#### SOURCE DATA
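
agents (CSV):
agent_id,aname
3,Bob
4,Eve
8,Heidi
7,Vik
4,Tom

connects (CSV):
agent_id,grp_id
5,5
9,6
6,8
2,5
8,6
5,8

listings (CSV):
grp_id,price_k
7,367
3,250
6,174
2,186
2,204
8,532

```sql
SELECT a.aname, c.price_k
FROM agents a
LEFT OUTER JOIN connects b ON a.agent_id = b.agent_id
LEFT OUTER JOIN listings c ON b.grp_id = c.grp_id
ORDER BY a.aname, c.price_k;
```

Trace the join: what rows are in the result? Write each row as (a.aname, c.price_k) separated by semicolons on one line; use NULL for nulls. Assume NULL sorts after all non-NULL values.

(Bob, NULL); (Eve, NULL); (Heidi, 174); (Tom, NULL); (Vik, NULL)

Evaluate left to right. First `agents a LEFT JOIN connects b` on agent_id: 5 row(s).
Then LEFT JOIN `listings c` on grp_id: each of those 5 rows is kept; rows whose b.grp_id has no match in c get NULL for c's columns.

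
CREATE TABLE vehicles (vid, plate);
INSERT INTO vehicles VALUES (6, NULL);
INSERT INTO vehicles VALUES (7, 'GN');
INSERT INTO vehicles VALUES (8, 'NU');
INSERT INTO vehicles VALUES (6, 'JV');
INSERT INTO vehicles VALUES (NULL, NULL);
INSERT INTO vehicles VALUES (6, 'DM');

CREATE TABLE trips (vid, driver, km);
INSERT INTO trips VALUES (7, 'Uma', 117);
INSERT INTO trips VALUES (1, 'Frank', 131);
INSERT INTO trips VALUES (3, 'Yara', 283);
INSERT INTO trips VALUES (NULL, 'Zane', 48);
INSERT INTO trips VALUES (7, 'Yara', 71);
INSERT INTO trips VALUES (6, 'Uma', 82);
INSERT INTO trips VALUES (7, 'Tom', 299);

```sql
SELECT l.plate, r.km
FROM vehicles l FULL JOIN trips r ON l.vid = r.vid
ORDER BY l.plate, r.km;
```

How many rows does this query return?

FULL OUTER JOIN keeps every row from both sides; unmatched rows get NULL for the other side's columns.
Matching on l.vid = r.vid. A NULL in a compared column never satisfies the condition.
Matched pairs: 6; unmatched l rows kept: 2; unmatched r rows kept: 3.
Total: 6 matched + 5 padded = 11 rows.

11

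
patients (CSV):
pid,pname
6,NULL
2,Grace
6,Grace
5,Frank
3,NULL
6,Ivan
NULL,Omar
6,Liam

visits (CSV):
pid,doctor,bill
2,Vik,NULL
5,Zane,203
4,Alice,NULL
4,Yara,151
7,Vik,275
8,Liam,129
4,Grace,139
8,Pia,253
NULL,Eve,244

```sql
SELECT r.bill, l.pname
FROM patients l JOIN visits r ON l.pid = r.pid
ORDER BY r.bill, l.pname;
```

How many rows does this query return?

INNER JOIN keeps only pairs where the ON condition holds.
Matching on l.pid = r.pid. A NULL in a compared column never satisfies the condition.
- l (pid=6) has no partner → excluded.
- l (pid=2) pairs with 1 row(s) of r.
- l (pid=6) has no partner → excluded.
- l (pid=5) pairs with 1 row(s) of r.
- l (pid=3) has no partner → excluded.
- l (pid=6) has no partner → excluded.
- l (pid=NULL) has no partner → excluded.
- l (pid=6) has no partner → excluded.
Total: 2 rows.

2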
...
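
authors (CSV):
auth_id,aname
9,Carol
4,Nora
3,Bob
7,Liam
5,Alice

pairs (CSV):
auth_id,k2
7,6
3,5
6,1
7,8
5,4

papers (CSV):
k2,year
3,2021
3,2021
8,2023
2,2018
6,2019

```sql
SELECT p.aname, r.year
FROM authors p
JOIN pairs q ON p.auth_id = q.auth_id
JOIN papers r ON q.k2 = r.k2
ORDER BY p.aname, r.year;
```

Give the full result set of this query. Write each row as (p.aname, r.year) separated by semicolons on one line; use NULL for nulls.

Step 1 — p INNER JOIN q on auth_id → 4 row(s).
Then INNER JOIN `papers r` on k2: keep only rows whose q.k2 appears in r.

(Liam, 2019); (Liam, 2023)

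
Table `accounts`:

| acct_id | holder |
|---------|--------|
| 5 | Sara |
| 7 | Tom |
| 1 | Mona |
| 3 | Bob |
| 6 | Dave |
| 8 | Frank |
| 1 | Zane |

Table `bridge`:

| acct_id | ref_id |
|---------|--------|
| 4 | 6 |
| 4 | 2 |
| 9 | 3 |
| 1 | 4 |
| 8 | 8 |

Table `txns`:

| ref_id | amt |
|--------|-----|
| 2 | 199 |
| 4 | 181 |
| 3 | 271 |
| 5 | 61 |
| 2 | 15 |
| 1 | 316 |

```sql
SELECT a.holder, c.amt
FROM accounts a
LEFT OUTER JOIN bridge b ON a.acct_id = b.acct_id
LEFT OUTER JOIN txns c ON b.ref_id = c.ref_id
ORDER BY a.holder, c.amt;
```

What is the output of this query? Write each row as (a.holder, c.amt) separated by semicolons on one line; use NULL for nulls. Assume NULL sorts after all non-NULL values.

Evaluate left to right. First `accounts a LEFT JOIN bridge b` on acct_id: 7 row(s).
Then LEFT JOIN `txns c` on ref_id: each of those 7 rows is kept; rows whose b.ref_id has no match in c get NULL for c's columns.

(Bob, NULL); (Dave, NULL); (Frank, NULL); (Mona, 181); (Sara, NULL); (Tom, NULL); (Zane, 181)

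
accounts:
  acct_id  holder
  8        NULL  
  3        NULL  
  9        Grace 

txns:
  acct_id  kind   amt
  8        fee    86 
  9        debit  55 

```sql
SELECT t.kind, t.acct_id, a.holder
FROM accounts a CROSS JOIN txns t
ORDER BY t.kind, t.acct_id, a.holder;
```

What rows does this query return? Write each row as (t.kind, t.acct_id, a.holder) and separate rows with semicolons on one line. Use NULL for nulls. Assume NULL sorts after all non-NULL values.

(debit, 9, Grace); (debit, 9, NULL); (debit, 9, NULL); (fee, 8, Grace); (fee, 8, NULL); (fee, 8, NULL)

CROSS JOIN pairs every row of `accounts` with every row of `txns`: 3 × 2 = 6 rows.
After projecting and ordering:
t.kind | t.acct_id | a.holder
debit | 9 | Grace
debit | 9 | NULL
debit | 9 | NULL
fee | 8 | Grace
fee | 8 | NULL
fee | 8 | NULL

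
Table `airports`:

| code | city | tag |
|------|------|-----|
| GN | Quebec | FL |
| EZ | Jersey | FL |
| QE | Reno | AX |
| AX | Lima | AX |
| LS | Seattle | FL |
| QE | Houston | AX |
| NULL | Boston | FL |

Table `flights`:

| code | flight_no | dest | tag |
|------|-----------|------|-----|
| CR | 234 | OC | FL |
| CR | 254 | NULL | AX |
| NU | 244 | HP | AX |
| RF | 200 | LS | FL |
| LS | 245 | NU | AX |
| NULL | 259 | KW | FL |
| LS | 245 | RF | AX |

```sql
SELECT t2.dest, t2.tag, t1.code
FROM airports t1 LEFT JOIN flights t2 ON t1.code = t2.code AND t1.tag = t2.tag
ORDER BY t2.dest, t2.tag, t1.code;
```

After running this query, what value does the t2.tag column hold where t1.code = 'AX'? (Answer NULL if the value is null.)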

#### EXERCISE OBJECTIVE
Copy out the lines above exactly, beginning at the one that contains "Boston | FL |" and ending at the one that contains "After running this".

#### WRITTEN SOLUTION
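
| NULL | Boston | FL |

Table `flights`:

| code | flight_no | dest | tag |
|------|-----------|------|-----|
| CR | 234 | OC | FL |
| CR | 254 | NULL | AX |
| NU | 244 | HP | AX |
| RF | 200 | LS | FL |
| LS | 245 | NU | AX |
| NULL | 259 | KW | FL |
| LS | 245 | RF | AX |

```sql
SELECT t2.dest, t2.tag, t1.code
FROM airports t1 LEFT JOIN flights t2 ON t1.code = t2.code AND t1.tag = t2.tag
ORDER BY t2.dest, t2.tag, t1.code;
```

After running this query, what value does the t2.tag column hold where t1.code = 'AX'? (Answer NULL if the value is null.)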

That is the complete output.